[Data records]
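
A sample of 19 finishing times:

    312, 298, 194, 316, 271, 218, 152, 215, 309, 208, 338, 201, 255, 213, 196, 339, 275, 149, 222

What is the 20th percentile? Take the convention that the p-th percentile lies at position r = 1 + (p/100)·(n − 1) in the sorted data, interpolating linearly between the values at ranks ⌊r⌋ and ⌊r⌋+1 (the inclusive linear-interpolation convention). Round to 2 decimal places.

Sorted: 149, 152, 194, 196, 201, 208, 213, 215, 218, 222, 255, 271, 275, 298, 309, 312, 316, 338, 339.
n = 19.
r = 1 + (20/100)·(19 − 1) = 1 + 3.6 = 4.6.
Rank 4 is 196 and rank 5 is 201.
Interpolate: 196 + 0.6·(201 − 196) = 196 + 0.6·5 = 199.

199.00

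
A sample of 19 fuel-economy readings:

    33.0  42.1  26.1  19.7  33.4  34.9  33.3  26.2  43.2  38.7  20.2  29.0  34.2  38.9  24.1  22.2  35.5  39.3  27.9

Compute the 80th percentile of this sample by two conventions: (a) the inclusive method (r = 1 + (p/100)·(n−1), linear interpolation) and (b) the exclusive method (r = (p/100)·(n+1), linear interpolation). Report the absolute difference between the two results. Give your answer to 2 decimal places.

Sorted: 19.7, 20.2, 22.2, 24.1, 26.1, 26.2, 27.9, 29.0, 33.0, 33.3, 33.4, 34.2, 34.9, 35.5, 38.7, 38.9, 39.3, 42.1, 43.2.
n = 19.
(a) r = 15.4; between ranks 15 (38.7) and 16 (38.9): 38.78.
(b) r = 16 → value at rank 16 = 38.9.
|38.78 − 38.9| = 0.12.

0.12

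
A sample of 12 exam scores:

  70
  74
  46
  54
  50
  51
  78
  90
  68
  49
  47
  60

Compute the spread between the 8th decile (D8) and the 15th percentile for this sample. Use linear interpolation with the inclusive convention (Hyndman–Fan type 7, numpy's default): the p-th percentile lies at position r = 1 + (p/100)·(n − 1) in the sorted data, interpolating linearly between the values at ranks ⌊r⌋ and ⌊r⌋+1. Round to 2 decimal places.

24.90

Sorted: 46, 47, 49, 50, 51, 54, 60, 68, 70, 74, 78, 90.
n = 12.
P15: r = 2.65; ranks 2–3 are 47, 49; interpolating gives 48.3.
P80: r = 9.8; ranks 9–10 are 70, 74; interpolating gives 73.2.
Difference: 73.2 − 48.3 = 24.9.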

**Work task:** Each entry above is to be duplicated exactly, with nothing left out.

**Result for this exercise:**
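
A sample of 19 finishing times:

    312, 298, 194, 316, 271, 218, 152, 215, 309, 208, 338, 201, 255, 213, 196, 339, 275, 149, 222

What is the 20th percentile? Take the convention that the p-th percentile lies at position r = 1 + (p/100)·(n − 1) in the sorted data, interpolating linearly between the values at ranks ⌊r⌋ and ⌊r⌋+1 (the inclusive linear-interpolation convention). Round to 2 decimal places.

Sorted: 149, 152, 194, 196, 201, 208, 213, 215, 218, 222, 255, 271, 275, 298, 309, 312, 316, 338, 339.
n = 19.
r = 1 + (20/100)·(19 − 1) = 1 + 3.6 = 4.6.
Rank 4 is 196 and rank 5 is 201.
Interpolate: 196 + 0.6·(201 − 196) = 196 + 0.6·5 = 199.

199.00

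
A sample of 19 fuel-economy readings:

    33.0  42.1  26.1  19.7  33.4  34.9  33.3  26.2  43.2  38.7  20.2  29.0  34.2  38.9  24.1  22.2  35.5  39.3  27.9

Compute the 80th percentile of this sample by two conventions: (a) the inclusive method (r = 1 + (p/100)·(n−1), linear interpolation) and (b) the exclusive method (r = (p/100)·(n+1), linear interpolation). Report the absolute difference between the two results. Give your answer to 2 decimal places.

Sorted: 19.7, 20.2, 22.2, 24.1, 26.1, 26.2, 27.9, 29.0, 33.0, 33.3, 33.4, 34.2, 34.9, 35.5, 38.7, 38.9, 39.3, 42.1, 43.2.
n = 19.
(a) r = 15.4; between ranks 15 (38.7) and 16 (38.9): 38.78.
(b) r = 16 → value at rank 16 = 38.9.
|38.78 − 38.9| = 0.12.

0.12

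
A sample of 12 exam scores:

  70
  74
  46
  54
  50
  51
  78
  90
  68
  49
  47
  60

Compute the spread between the 8th decile (D8) and the 15th percentile for this sample. Use linear interpolation with the inclusive convention (Hyndman–Fan type 7, numpy's default): the p-th percentile lies at position r = 1 + (p/100)·(n − 1) in the sorted data, interpolating linearly between the values at ranks ⌊r⌋ and ⌊r⌋+1. Round to 2 decimal places.

24.90

Sorted: 46, 47, 49, 50, 51, 54, 60, 68, 70, 74, 78, 90.
n = 12.
P15: r = 2.65; ranks 2–3 are 47, 49; interpolating gives 48.3.
P80: r = 9.8; ranks 9–10 are 70, 74; interpolating gives 73.2.
Difference: 73.2 − 48.3 = 24.9.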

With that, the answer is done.